*Source records*.
= Beginning of Section =
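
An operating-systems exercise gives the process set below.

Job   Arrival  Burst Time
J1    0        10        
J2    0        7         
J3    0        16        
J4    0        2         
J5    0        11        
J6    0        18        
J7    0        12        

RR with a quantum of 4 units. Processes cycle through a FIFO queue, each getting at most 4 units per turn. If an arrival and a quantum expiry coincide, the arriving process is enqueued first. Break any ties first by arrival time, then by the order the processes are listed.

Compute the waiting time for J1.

41

Gantt: | J1 0-4 | J2 4-8 | J3 8-12 | J4 12-14 | J5 14-18 | J6 18-22 | J7 22-26 | J1 26-30 | J2 30-33 | J3 33-37 | J5 37-41 | J6 41-45 | J7 45-49 | J1 49-51 | J3 51-55 | J5 55-58 | J6 58-62 | J7 62-66 | J3 66-70 | J6 70-76 |
Completion: J1=51  J2=33  J3=70  J4=14  J5=58  J6=76  J7=66
Turnaround (C−A): J1=51  J2=33  J3=70  J4=14  J5=58  J6=76  J7=66
Waiting(J1) = turnaround − burst = 51 − 10 = 41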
= End of Section =
*Activity*. Give every entry again, exactly as it reads.

*Output below*.
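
An operating-systems exercise gives the process set below.

Job   Arrival  Burst Time
J1    0        10        
J2    0        7         
J3    0        16        
J4    0        2         
J5    0        11        
J6    0        18        
J7    0        12        

RR with a quantum of 4 units. Processes cycle through a FIFO queue, each getting at most 4 units per turn. If an arrival and a quantum expiry coincide, the arriving process is enqueued first. Break any ties first by arrival time, then by the order the processes are listed.

Compute the waiting time for J1.

41

Gantt: | J1 0-4 | J2 4-8 | J3 8-12 | J4 12-14 | J5 14-18 | J6 18-22 | J7 22-26 | J1 26-30 | J2 30-33 | J3 33-37 | J5 37-41 | J6 41-45 | J7 45-49 | J1 49-51 | J3 51-55 | J5 55-58 | J6 58-62 | J7 62-66 | J3 66-70 | J6 70-76 |
Completion: J1=51  J2=33  J3=70  J4=14  J5=58  J6=76  J7=66
Turnaround (C−A): J1=51  J2=33  J3=70  J4=14  J5=58  J6=76  J7=66
Waiting(J1) = turnaround − burst = 51 − 10 = 41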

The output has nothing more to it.